**INFORMATION SHOWN:**
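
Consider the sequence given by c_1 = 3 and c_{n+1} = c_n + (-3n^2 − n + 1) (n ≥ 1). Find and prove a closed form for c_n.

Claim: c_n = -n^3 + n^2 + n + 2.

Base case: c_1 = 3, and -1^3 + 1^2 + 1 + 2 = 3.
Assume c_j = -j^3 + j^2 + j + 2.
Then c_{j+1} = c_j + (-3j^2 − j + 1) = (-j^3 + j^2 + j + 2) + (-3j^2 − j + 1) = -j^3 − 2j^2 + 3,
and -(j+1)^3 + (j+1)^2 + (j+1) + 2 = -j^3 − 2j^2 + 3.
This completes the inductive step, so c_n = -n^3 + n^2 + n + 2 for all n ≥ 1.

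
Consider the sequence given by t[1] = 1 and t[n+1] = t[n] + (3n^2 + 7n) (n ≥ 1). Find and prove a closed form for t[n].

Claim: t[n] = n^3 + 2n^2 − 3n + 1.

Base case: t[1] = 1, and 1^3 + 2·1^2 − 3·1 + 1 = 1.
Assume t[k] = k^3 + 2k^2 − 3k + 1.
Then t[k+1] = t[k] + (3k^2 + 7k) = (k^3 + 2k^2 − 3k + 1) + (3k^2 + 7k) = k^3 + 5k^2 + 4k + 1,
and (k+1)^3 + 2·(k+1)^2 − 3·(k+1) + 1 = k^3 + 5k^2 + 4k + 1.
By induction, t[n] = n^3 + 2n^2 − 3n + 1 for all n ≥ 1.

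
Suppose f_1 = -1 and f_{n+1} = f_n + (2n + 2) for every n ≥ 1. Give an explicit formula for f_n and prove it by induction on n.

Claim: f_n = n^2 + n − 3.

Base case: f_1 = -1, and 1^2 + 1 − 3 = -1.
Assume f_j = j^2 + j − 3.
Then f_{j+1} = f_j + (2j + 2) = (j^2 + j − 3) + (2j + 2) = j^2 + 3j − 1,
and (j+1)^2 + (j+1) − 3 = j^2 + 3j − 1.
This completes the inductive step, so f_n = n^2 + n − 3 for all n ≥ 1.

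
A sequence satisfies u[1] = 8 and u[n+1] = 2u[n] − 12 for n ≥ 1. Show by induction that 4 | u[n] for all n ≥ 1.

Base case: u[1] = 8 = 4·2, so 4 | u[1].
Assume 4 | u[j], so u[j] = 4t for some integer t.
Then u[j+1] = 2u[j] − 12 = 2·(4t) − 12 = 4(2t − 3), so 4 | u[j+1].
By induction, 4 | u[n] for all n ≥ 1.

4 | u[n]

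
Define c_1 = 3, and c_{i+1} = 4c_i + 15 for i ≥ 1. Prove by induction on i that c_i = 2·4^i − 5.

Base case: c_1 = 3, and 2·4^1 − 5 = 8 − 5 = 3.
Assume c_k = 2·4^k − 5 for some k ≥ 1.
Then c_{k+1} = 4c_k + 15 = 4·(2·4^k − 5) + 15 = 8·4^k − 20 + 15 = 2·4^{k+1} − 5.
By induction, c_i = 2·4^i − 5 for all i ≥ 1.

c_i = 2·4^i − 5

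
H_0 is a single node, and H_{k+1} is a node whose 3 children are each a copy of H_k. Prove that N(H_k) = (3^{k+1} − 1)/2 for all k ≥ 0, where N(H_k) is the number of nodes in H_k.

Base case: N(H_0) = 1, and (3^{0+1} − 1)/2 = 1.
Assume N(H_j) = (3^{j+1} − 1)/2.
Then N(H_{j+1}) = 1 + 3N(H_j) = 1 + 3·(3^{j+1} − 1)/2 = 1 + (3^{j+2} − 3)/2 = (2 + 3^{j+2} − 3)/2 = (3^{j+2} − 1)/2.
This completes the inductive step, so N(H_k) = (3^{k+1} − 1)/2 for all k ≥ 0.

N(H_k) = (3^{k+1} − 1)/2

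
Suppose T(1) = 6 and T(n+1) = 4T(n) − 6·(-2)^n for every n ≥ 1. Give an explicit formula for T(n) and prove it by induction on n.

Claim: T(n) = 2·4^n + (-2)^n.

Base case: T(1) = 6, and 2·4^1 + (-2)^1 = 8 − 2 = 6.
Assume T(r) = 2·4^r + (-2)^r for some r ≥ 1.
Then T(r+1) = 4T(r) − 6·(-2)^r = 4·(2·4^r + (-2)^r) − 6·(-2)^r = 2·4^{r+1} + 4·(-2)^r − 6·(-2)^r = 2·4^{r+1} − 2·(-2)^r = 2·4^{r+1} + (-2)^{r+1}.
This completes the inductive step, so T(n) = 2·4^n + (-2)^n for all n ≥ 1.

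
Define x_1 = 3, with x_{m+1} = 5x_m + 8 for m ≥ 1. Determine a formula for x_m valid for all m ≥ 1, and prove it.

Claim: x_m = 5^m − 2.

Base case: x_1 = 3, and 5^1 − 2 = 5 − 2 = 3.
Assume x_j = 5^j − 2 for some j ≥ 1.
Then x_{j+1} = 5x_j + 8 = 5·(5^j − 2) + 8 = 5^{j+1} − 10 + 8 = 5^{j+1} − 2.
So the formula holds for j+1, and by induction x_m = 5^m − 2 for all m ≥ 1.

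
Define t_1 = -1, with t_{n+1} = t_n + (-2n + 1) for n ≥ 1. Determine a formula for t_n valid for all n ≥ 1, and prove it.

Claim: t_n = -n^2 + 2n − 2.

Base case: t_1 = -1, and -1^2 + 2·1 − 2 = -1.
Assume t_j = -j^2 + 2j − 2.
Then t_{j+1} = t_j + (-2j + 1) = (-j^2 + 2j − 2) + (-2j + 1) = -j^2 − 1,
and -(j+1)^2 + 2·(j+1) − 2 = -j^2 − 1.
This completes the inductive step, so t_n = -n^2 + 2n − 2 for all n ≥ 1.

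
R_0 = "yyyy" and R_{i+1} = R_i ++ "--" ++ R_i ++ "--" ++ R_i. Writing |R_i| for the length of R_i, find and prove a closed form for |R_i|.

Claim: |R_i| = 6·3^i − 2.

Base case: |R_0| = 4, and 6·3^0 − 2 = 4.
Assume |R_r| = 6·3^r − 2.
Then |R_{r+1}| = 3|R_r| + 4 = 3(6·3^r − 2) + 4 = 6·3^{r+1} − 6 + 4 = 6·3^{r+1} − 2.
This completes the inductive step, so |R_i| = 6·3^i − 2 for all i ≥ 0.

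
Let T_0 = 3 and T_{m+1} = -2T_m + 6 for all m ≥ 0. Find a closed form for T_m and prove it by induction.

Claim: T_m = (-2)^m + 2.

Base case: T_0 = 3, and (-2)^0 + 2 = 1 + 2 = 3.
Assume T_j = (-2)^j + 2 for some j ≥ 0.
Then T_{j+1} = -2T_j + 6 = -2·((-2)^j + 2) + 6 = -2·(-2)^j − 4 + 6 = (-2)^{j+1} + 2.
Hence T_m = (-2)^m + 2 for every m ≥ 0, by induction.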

**WORK TO COMPLETE:**
The response should consist only of the lines from the one containing "Let T_0 = 3" to the end of the material above, both included.

**RESULT:**
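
Let T_0 = 3 and T_{m+1} = -2T_m + 6 for all m ≥ 0. Find a closed form for T_m and prove it by induction.

Claim: T_m = (-2)^m + 2.

Base case: T_0 = 3, and (-2)^0 + 2 = 1 + 2 = 3.
Assume T_j = (-2)^j + 2 for some j ≥ 0.
Then T_{j+1} = -2T_j + 6 = -2·((-2)^j + 2) + 6 = -2·(-2)^j − 4 + 6 = (-2)^{j+1} + 2.
Hence T_m = (-2)^m + 2 for every m ≥ 0, by induction.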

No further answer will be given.